REQUIREMENT - Each entry needs to be reproduced exactly, with none left out.

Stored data
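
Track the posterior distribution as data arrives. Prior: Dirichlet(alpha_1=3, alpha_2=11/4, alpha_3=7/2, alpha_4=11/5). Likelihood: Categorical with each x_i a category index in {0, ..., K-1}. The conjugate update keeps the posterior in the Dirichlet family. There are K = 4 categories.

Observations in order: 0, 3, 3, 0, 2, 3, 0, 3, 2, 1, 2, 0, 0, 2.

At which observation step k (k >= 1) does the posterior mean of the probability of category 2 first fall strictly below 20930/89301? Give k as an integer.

k = 4

obs 1: x=0 → posterior Dirichlet(4, 11/4, 7/2, 11/5)
obs 2: x=3 → posterior Dirichlet(4, 11/4, 7/2, 16/5)
obs 3: x=3 → posterior Dirichlet(4, 11/4, 7/2, 21/5)
obs 4: x=0 → posterior Dirichlet(5, 11/4, 7/2, 21/5)
obs 5: x=2 → posterior Dirichlet(5, 11/4, 9/2, 21/5)
obs 6: x=3 → posterior Dirichlet(5, 11/4, 9/2, 26/5)
obs 7: x=0 → posterior Dirichlet(6, 11/4, 9/2, 26/5)
obs 8: x=3 → posterior Dirichlet(6, 11/4, 9/2, 31/5)
obs 9: x=2 → posterior Dirichlet(6, 11/4, 11/2, 31/5)
obs 10: x=1 → posterior Dirichlet(6, 15/4, 11/2, 31/5)
obs 11: x=2 → posterior Dirichlet(6, 15/4, 13/2, 31/5)
obs 12: x=0 → posterior Dirichlet(7, 15/4, 13/2, 31/5)
obs 13: x=0 → posterior Dirichlet(8, 15/4, 13/2, 31/5)
obs 14: x=2 → posterior Dirichlet(8, 15/4, 15/2, 31/5)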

ANSWER -
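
Track the posterior distribution as data arrives. Prior: Dirichlet(alpha_1=3, alpha_2=11/4, alpha_3=7/2, alpha_4=11/5). Likelihood: Categorical with each x_i a category index in {0, ..., K-1}. The conjugate update keeps the posterior in the Dirichlet family. There are K = 4 categories.

Observations in order: 0, 3, 3, 0, 2, 3, 0, 3, 2, 1, 2, 0, 0, 2.

At which observation step k (k >= 1) does the posterior mean of the probability of category 2 first fall strictly below 20930/89301? Give k as an integer.

k = 4

obs 1: x=0 → posterior Dirichlet(4, 11/4, 7/2, 11/5)
obs 2: x=3 → posterior Dirichlet(4, 11/4, 7/2, 16/5)
obs 3: x=3 → posterior Dirichlet(4, 11/4, 7/2, 21/5)
obs 4: x=0 → posterior Dirichlet(5, 11/4, 7/2, 21/5)
obs 5: x=2 → posterior Dirichlet(5, 11/4, 9/2, 21/5)
obs 6: x=3 → posterior Dirichlet(5, 11/4, 9/2, 26/5)
obs 7: x=0 → posterior Dirichlet(6, 11/4, 9/2, 26/5)
obs 8: x=3 → posterior Dirichlet(6, 11/4, 9/2, 31/5)
obs 9: x=2 → posterior Dirichlet(6, 11/4, 11/2, 31/5)
obs 10: x=1 → posterior Dirichlet(6, 15/4, 11/2, 31/5)
obs 11: x=2 → posterior Dirichlet(6, 15/4, 13/2, 31/5)
obs 12: x=0 → posterior Dirichlet(7, 15/4, 13/2, 31/5)
obs 13: x=0 → posterior Dirichlet(8, 15/4, 13/2, 31/5)
obs 14: x=2 → posterior Dirichlet(8, 15/4, 15/2, 31/5)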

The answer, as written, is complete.